• **Try it**
Word for word, print all of the lines below.

• **Material provided**
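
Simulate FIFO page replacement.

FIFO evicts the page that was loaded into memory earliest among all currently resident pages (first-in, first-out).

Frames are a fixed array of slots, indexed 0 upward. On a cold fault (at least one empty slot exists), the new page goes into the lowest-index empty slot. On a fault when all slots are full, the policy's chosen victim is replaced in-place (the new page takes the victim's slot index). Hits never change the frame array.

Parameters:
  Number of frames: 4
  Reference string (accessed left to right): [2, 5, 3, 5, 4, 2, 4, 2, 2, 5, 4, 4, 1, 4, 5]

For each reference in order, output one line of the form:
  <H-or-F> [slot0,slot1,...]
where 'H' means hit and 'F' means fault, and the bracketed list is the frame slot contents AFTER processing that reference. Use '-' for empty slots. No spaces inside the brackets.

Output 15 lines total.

F [2,-,-,-]
F [2,5,-,-]
F [2,5,3,-]
H [2,5,3,-]
F [2,5,3,4]
H [2,5,3,4]
H [2,5,3,4]
H [2,5,3,4]
H [2,5,3,4]
H [2,5,3,4]
H [2,5,3,4]
H [2,5,3,4]
F [1,5,3,4]
H [1,5,3,4]
H [1,5,3,4]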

• **Exercise output**
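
Simulate FIFO page replacement.

FIFO evicts the page that was loaded into memory earliest among all currently resident pages (first-in, first-out).

Frames are a fixed array of slots, indexed 0 upward. On a cold fault (at least one empty slot exists), the new page goes into the lowest-index empty slot. On a fault when all slots are full, the policy's chosen victim is replaced in-place (the new page takes the victim's slot index). Hits never change the frame array.

Parameters:
  Number of frames: 4
  Reference string (accessed left to right): [2, 5, 3, 5, 4, 2, 4, 2, 2, 5, 4, 4, 1, 4, 5]

For each reference in order, output one line of the form:
  <H-or-F> [slot0,slot1,...]
where 'H' means hit and 'F' means fault, and the bracketed list is the frame slot contents AFTER processing that reference. Use '-' for empty slots. No spaces inside the brackets.

Output 15 lines total.

F [2,-,-,-]
F [2,5,-,-]
F [2,5,3,-]
H [2,5,3,-]
F [2,5,3,4]
H [2,5,3,4]
H [2,5,3,4]
H [2,5,3,4]
H [2,5,3,4]
H [2,5,3,4]
H [2,5,3,4]
H [2,5,3,4]
F [1,5,3,4]
H [1,5,3,4]
H [1,5,3,4]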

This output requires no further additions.